=== Data records ===

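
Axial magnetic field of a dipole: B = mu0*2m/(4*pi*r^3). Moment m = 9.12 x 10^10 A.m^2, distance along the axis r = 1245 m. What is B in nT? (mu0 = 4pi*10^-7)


m = 9.12 x 10^10 = 91200000000 A.m^2
2m = 182400000000 A.m^2
r^3 = 1245^3 = 1929781125
B = (4pi*10^-7) * 182400000000 / (4*pi * 1929781125) * 1e9
= 229210.600006 / 24250344821.34 * 1e9
= 9451.8491 nT

9451.8491


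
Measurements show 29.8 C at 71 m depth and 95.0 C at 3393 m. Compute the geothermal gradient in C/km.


dT = 95.0 - 29.8 = 65.2 C
dz = 3393 - 71 = 3322 m
gradient = dT/dz * 1000 = 65.2/3322 * 1000 = 19.6267 C/km

19.6267


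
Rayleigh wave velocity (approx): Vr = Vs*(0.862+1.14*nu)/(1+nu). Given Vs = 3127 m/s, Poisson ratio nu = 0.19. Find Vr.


Numerator factor = 0.862 + 1.14*0.19 = 1.0786
Denominator = 1 + 0.19 = 1.19
Vr = 3127 * 1.0786 / 1.19 = 2834.27 m/s

2834.27


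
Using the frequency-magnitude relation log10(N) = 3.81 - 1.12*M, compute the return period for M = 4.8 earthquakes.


log10(N) = 3.81 - 1.12*4.8 = -1.566
N = 10^-1.566 = 0.027164
T = 1/N = 1/0.027164 = 36.8129 years

36.8129


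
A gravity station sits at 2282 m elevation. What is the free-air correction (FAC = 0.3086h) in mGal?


FAC = 0.3086 * h
= 0.3086 * 2282
= 704.2252 mGal

704.2252


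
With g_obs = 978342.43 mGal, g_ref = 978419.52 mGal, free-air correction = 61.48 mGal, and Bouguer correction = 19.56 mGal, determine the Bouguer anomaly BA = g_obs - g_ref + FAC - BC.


BA = g_obs - g_ref + FAC - BC
= 978342.43 - 978419.52 + 61.48 - 19.56
= -35.17 mGal

-35.17


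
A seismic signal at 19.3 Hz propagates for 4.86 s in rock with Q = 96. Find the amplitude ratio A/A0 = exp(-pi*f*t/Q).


pi*f*t/Q = pi*19.3*4.86/96 = 3.069532
A/A0 = exp(-3.069532) = 0.046443

0.046443


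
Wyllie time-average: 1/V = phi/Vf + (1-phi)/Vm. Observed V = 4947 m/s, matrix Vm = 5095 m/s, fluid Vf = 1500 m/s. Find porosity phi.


1/V - 1/Vm = 1/4947 - 1/5095 = 5.87e-06
1/Vf - 1/Vm = 1/1500 - 1/5095 = 0.0004704
phi = 5.87e-06 / 0.0004704 = 0.0125

0.0125


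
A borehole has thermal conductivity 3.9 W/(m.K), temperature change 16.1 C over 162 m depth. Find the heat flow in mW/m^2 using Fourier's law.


q = k * dT / dz * 1000
= 3.9 * 16.1 / 162 * 1000
= 0.387593 * 1000
= 387.5926 mW/m^2

387.5926


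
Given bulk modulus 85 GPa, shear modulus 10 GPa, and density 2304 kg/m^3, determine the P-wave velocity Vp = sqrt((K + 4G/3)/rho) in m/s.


First compute the effective modulus:
K + 4G/3 = 85e9 + 4*10e9/3 = 98333333333.33 Pa
Then divide by density:
98333333333.33 / 2304 = 42679398.1481 Pa/(kg/m^3)
Take the square root:
Vp = sqrt(42679398.1481) = 6532.95 m/s

6532.95


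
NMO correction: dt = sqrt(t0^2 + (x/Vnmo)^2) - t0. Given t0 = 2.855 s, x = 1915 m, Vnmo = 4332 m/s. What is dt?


x/Vnmo = 1915/4332 = 0.442059
(x/Vnmo)^2 = 0.195416
t0^2 = 8.151025
sqrt(8.151025 + 0.195416) = 2.889021
dt = 2.889021 - 2.855 = 0.034021

0.034021


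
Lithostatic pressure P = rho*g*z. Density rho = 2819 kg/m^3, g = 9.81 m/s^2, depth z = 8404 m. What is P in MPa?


P = rho * g * z / 1e6
= 2819 * 9.81 * 8404 / 1e6
= 232407493.56 / 1e6
= 232.4075 MPa

232.4075


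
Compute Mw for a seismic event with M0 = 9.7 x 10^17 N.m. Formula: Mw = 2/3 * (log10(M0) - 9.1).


log10(M0) = log10(9.7 x 10^17) = 17.9868
Mw = 2/3 * (17.9868 - 9.1)
= 2/3 * 8.8868
= 5.92

5.92


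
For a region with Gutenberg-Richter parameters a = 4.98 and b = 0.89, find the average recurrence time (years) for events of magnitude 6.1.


log10(N) = 4.98 - 0.89*6.1 = -0.449
N = 10^-0.449 = 0.355631
T = 1/N = 1/0.355631 = 2.8119 years

2.8119


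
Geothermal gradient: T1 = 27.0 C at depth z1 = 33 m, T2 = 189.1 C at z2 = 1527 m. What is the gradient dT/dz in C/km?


dT = 189.1 - 27.0 = 162.1 C
dz = 1527 - 33 = 1494 m
gradient = dT/dz * 1000 = 162.1/1494 * 1000 = 108.5007 C/km

108.5007


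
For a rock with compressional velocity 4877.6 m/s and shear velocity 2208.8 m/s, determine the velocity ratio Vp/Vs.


Vp/Vs = 4877.6 / 2208.8
= 2.2083

2.2083


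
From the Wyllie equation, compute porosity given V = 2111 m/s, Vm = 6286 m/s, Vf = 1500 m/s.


1/V - 1/Vm = 1/2111 - 1/6286 = 0.00031463
1/Vf - 1/Vm = 1/1500 - 1/6286 = 0.00050758
phi = 0.00031463 / 0.00050758 = 0.6199

0.6199


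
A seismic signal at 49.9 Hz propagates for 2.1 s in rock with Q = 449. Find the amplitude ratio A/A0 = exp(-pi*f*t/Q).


pi*f*t/Q = pi*49.9*2.1/449 = 0.733202
A/A0 = exp(-0.733202) = 0.480369

0.480369


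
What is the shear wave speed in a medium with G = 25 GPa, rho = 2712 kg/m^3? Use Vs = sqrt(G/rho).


Convert G to Pa: G = 25e9 Pa
Compute G/rho = 25e9 / 2712 = 9218289.0855
Vs = sqrt(9218289.0855) = 3036.16 m/s

3036.16


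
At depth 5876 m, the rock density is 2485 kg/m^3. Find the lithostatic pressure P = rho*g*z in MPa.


P = rho * g * z / 1e6
= 2485 * 9.81 * 5876 / 1e6
= 143244246.6 / 1e6
= 143.2442 MPa

143.2442


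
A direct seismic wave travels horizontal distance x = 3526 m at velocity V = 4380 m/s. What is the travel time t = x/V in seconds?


t = x / V
= 3526 / 4380
= 0.805 s

0.805


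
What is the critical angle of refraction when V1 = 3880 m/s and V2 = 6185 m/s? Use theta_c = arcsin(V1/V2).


V1/V2 = 3880/6185 = 0.627324
theta_c = arcsin(0.627324) = 38.853 degrees

38.853


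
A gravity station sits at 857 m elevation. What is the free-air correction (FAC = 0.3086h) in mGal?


FAC = 0.3086 * h
= 0.3086 * 857
= 264.4702 mGal

264.4702


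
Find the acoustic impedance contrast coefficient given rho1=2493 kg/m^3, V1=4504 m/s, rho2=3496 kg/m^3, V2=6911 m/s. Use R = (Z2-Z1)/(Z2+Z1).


Z1 = 2493 * 4504 = 11228472
Z2 = 3496 * 6911 = 24160856
R = (24160856 - 11228472) / (24160856 + 11228472) = 12932384 / 35389328 = 0.3654

0.3654


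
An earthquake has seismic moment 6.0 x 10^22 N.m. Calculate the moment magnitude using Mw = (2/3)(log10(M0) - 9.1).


log10(M0) = log10(6.0 x 10^22) = 22.7782
Mw = 2/3 * (22.7782 - 9.1)
= 2/3 * 13.6782
= 9.12

9.12


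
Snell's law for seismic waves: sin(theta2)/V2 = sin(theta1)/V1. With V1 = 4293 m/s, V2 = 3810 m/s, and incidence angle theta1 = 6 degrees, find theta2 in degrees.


sin(theta1) = sin(6 deg) = 0.104528
sin(theta2) = V2/V1 * sin(theta1) = 3810/4293 * 0.104528 = 0.092768
theta2 = arcsin(0.092768) = 5.3229 degrees

5.3229


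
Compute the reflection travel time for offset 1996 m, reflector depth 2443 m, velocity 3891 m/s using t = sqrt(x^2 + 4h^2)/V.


x^2 + 4h^2 = 1996^2 + 4*2443^2 = 3984016 + 23872996 = 27857012
sqrt(27857012) = 5277.9742
t = 5277.9742 / 3891 = 1.3565 s

1.3565


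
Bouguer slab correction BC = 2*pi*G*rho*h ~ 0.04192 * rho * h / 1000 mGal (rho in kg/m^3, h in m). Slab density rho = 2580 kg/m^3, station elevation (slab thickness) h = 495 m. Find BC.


BC = 0.04192 * rho * h / 1000
= 0.04192 * 2580 * 495 / 1000
= 53.536 mGal

53.536


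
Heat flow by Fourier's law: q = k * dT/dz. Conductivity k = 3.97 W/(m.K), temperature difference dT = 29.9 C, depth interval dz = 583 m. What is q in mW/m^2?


q = k * dT / dz * 1000
= 3.97 * 29.9 / 583 * 1000
= 0.203607 * 1000
= 203.6072 mW/m^2

203.6072


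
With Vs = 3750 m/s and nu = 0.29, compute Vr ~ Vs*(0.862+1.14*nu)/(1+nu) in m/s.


Numerator factor = 0.862 + 1.14*0.29 = 1.1926
Denominator = 1 + 0.29 = 1.29
Vr = 3750 * 1.1926 / 1.29 = 3466.86 m/s

3466.86


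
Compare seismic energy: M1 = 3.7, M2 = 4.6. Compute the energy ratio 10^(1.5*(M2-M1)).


M2 - M1 = 4.6 - 3.7 = 0.9
1.5 * 0.9 = 1.35
ratio = 10^1.35 = 22.39

22.39


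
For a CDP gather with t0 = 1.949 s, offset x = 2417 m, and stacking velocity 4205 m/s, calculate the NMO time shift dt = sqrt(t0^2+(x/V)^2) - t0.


x/Vnmo = 2417/4205 = 0.574792
(x/Vnmo)^2 = 0.330386
t0^2 = 3.798601
sqrt(3.798601 + 0.330386) = 2.031991
dt = 2.031991 - 1.949 = 0.082991

0.082991


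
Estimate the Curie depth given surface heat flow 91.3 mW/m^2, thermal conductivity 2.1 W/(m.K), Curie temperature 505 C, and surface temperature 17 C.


T_Curie - T_surf = 505 - 17 = 488 C
Convert q to W/m^2: 91.3 mW/m^2 = 0.0913 W/m^2
d = 488 * 2.1 / 0.0913 = 11224.53 m

11224.53


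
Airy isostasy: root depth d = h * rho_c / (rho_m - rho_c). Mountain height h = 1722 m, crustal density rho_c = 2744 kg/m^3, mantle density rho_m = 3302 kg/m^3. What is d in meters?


rho_m - rho_c = 3302 - 2744 = 558
d = 1722 * 2744 / 558
= 4725168 / 558
= 8468.04 m

8468.04


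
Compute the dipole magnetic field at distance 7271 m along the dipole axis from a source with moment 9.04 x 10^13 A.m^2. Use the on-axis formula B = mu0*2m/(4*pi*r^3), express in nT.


m = 9.04 x 10^13 = 90400000000000 A.m^2
2m = 180800000000000 A.m^2
r^3 = 7271^3 = 384399163511
B = (4pi*10^-7) * 180800000000000 / (4*pi * 384399163511) * 1e9
= 227199980.707614 / 4830502352528.88 * 1e9
= 47034.4416 nT

47034.4416


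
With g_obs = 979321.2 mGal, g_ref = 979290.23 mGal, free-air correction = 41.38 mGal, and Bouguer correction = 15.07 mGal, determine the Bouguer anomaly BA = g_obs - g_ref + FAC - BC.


BA = g_obs - g_ref + FAC - BC
= 979321.2 - 979290.23 + 41.38 - 15.07
= 57.28 mGal

57.28


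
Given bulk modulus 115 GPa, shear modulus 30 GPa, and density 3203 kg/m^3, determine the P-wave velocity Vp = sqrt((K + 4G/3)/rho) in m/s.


First compute the effective modulus:
K + 4G/3 = 115e9 + 4*30e9/3 = 155000000000.0 Pa
Then divide by density:
155000000000.0 / 3203 = 48392132.3759 Pa/(kg/m^3)
Take the square root:
Vp = sqrt(48392132.3759) = 6956.45 m/s

6956.45


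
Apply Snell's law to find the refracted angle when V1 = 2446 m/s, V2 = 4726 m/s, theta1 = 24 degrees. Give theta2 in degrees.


sin(theta1) = sin(24 deg) = 0.406737
sin(theta2) = V2/V1 * sin(theta1) = 4726/2446 * 0.406737 = 0.78587
theta2 = arcsin(0.78587) = 51.8012 degrees

51.8012


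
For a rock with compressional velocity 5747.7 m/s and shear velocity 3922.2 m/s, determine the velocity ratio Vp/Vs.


Vp/Vs = 5747.7 / 3922.2
= 1.4654

1.4654


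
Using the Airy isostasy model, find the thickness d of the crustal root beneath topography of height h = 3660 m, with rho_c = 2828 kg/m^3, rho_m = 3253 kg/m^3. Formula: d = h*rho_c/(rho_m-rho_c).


rho_m - rho_c = 3253 - 2828 = 425
d = 3660 * 2828 / 425
= 10350480 / 425
= 24354.07 m

24354.07


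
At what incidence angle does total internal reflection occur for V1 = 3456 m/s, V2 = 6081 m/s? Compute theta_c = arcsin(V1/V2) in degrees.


V1/V2 = 3456/6081 = 0.568328
theta_c = arcsin(0.568328) = 34.6337 degrees

34.6337


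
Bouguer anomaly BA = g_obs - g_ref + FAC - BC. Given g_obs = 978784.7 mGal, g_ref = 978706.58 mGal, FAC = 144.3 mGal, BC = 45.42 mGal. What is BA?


BA = g_obs - g_ref + FAC - BC
= 978784.7 - 978706.58 + 144.3 - 45.42
= 177.0 mGal

177.0


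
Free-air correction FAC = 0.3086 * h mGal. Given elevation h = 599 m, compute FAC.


FAC = 0.3086 * h
= 0.3086 * 599
= 184.8514 mGal

184.8514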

===

(What you should do): Reproduce exactly the lines from the one containing "Free-air correction FAC" through the last line of the records, both included, and nothing else.

(Final answer):
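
Free-air correction FAC = 0.3086 * h mGal. Given elevation h = 599 m, compute FAC.


FAC = 0.3086 * h
= 0.3086 * 599
= 184.8514 mGal

184.8514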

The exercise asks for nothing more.